(EXTRACTED DATA)
........

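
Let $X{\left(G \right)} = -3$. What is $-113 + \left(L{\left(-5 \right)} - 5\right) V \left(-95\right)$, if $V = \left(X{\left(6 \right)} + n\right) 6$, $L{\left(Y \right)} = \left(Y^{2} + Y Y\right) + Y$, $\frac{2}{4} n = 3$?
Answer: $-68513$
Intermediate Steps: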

........

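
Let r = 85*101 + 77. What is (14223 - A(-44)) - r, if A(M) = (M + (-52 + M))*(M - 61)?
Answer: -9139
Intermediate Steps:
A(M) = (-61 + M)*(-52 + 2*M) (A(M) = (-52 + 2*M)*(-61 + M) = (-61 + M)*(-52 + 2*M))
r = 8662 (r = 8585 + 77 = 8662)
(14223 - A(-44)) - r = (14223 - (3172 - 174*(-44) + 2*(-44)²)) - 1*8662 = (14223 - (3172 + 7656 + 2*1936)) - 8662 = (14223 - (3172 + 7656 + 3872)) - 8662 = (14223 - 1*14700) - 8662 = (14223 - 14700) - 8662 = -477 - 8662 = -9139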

........

(TASK STATEMENT)
Each line with the word "What" in the records above belongs in the result; copy all of them.

(ANSWER TO THE PROBLEM)
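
Let $X{\left(G \right)} = -3$. What is $-113 + \left(L{\left(-5 \right)} - 5\right) V \left(-95\right)$, if $V = \left(X{\left(6 \right)} + n\right) 6$, $L{\left(Y \right)} = \left(Y^{2} + Y Y\right) + Y$, $\frac{2}{4} n = 3$?
Let r = 85*101 + 77. What is (14223 - A(-44)) - r, if A(M) = (M + (-52 + M))*(M - 61)?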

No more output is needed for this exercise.